Go through the material below, tally each line containing "starts", and write the tally alone.

═══ Records

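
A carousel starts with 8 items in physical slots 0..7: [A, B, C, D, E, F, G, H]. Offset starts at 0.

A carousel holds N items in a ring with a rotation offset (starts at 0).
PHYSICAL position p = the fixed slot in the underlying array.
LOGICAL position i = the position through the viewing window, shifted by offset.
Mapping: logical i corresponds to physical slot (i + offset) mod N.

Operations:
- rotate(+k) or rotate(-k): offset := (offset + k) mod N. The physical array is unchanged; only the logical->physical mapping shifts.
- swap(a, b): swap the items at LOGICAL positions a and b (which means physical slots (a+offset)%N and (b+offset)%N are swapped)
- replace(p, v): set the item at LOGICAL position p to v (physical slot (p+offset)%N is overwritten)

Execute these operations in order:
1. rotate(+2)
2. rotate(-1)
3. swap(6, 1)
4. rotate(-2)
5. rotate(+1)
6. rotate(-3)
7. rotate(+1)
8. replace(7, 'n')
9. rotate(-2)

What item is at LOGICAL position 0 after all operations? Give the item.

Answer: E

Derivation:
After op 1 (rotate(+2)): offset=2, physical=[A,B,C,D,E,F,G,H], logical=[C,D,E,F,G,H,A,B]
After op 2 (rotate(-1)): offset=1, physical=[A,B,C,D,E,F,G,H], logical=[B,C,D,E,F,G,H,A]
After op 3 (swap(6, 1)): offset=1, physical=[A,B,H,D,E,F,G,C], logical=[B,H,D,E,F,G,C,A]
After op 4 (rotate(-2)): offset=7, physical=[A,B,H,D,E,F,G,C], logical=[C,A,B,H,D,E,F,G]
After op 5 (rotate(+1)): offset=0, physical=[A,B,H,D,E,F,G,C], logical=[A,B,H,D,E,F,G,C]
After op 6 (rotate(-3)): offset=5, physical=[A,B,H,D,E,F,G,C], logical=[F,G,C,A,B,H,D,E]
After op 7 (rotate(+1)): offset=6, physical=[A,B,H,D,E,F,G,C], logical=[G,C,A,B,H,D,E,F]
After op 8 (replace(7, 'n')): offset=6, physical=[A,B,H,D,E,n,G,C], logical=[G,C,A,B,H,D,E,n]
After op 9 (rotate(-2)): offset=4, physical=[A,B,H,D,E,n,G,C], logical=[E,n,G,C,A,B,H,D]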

══════
═══ Records

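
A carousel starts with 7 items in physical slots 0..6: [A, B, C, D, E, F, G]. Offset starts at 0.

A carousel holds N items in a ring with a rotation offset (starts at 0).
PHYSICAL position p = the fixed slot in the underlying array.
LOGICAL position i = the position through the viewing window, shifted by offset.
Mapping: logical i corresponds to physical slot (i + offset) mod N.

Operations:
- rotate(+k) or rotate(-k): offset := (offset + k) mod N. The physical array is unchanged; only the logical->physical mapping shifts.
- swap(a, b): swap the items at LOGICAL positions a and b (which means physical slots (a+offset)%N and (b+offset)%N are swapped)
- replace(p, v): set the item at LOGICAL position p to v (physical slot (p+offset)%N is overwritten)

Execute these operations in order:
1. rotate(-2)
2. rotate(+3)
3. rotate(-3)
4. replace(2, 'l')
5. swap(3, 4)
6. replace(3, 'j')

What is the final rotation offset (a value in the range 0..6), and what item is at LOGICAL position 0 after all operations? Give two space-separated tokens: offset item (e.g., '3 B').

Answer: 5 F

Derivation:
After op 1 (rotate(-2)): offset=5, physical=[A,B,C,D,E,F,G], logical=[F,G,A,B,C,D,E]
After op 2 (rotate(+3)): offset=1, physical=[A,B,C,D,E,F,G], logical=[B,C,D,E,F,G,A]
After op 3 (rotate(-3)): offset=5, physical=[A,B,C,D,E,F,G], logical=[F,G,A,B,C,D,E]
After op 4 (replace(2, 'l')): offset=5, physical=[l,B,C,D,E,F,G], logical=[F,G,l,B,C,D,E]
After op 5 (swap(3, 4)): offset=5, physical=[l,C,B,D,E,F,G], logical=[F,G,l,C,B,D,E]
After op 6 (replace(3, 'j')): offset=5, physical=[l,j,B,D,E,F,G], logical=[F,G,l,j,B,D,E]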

══════

* Answer below *
4